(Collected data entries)
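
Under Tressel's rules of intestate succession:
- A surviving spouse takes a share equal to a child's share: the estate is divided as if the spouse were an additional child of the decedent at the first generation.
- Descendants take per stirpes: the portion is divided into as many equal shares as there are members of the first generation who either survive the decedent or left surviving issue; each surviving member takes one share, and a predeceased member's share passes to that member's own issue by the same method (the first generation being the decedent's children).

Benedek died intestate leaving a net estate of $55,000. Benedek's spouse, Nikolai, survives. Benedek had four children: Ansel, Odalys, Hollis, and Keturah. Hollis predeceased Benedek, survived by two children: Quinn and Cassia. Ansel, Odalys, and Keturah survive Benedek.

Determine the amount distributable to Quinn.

The spouse counts as an additional share at the children's level, so there are 5 primary shares of $11,000. Nikolai takes one such share ($11,000).
The children's combined portion ($44,000) is divided into 4 shares of $11,000: Ansel, Odalys, and Keturah each take $11,000; Hollis's $11,000 share passes to Hollis's issue.
Hollis's share ($11,000) is divided into 2 shares of $5,500: Quinn and Cassia each take $5,500.

Quinn receives $5,500.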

▸ What is needed: Write out each record exactly, without addition or omission.

▸ Written response:
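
Under Tressel's rules of intestate succession:
- A surviving spouse takes a share equal to a child's share: the estate is divided as if the spouse were an additional child of the decedent at the first generation.
- Descendants take per stirpes: the portion is divided into as many equal shares as there are members of the first generation who either survive the decedent or left surviving issue; each surviving member takes one share, and a predeceased member's share passes to that member's own issue by the same method (the first generation being the decedent's children).

Benedek died intestate leaving a net estate of $55,000. Benedek's spouse, Nikolai, survives. Benedek had four children: Ansel, Odalys, Hollis, and Keturah. Hollis predeceased Benedek, survived by two children: Quinn and Cassia. Ansel, Odalys, and Keturah survive Benedek.

Determine the amount distributable to Quinn.

The spouse counts as an additional share at the children's level, so there are 5 primary shares of $11,000. Nikolai takes one such share ($11,000).
The children's combined portion ($44,000) is divided into 4 shares of $11,000: Ansel, Odalys, and Keturah each take $11,000; Hollis's $11,000 share passes to Hollis's issue.
Hollis's share ($11,000) is divided into 2 shares of $5,500: Quinn and Cassia each take $5,500.

Quinn receives $5,500.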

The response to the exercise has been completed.